WHAT YOU NEED TO DO ->
Please reproduce the entire listing, character for character.
Top of GIVEN INFORMATION
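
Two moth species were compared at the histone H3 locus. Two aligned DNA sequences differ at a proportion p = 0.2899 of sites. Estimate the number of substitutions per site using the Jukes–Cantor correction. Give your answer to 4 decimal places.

0.3665

d = −(3/4) ln(1 − 4p/3) = −0.75 ln(1 − 0.386533) = −0.75 ln(0.613467)
  = −0.75 × (-0.488629) = 0.366472 substitutions/site.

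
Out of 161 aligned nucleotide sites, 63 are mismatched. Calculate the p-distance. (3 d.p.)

p = 63/161 = 0.391304… ≈ 0.391 (to 3 d.p.).

0.391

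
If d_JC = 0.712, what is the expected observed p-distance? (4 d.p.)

0.4598

p = (3/4)(1 − e^(−4d/3)) = 0.75 × (1 − e^(-0.949333)) = 0.75 × (1 − 0.386999) = 0.459751.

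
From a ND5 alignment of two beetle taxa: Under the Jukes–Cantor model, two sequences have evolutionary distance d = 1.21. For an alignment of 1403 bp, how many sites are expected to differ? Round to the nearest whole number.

843

Invert JC69: p = (3/4)(1 − e^(−4d/3)) = 0.75 × (1 − e^(-1.613333)) = 0.75 × (1 − 0.199222) = 0.600584.
Expected differing sites = pL ≈ 0.600584 × 1403 = 842.619352 ≈ 843.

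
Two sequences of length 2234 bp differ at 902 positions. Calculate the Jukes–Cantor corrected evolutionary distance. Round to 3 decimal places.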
Bottom of GIVEN INFORMATION
RESULT FOR THIS EXERCISE ->
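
Two moth species were compared at the histone H3 locus. Two aligned DNA sequences differ at a proportion p = 0.2899 of sites. Estimate the number of substitutions per site using the Jukes–Cantor correction. Give your answer to 4 decimal places.

0.3665

d = −(3/4) ln(1 − 4p/3) = −0.75 ln(1 − 0.386533) = −0.75 ln(0.613467)
  = −0.75 × (-0.488629) = 0.366472 substitutions/site.

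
Out of 161 aligned nucleotide sites, 63 are mismatched. Calculate the p-distance. (3 d.p.)

p = 63/161 = 0.391304… ≈ 0.391 (to 3 d.p.).

0.391

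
If d_JC = 0.712, what is the expected observed p-distance? (4 d.p.)

0.4598

p = (3/4)(1 − e^(−4d/3)) = 0.75 × (1 − e^(-0.949333)) = 0.75 × (1 − 0.386999) = 0.459751.

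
From a ND5 alignment of two beetle taxa: Under the Jukes–Cantor model, two sequences have evolutionary distance d = 1.21. For an alignment of 1403 bp, how many sites are expected to differ? Round to the nearest whole number.

843

Invert JC69: p = (3/4)(1 − e^(−4d/3)) = 0.75 × (1 − e^(-1.613333)) = 0.75 × (1 − 0.199222) = 0.600584.
Expected differing sites = pL ≈ 0.600584 × 1403 = 842.619352 ≈ 843.

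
Two sequences of length 2234 bp differ at 902 positions. Calculate the Jukes–Cantor corrected evolutionary distance. Round to 3 decimal places.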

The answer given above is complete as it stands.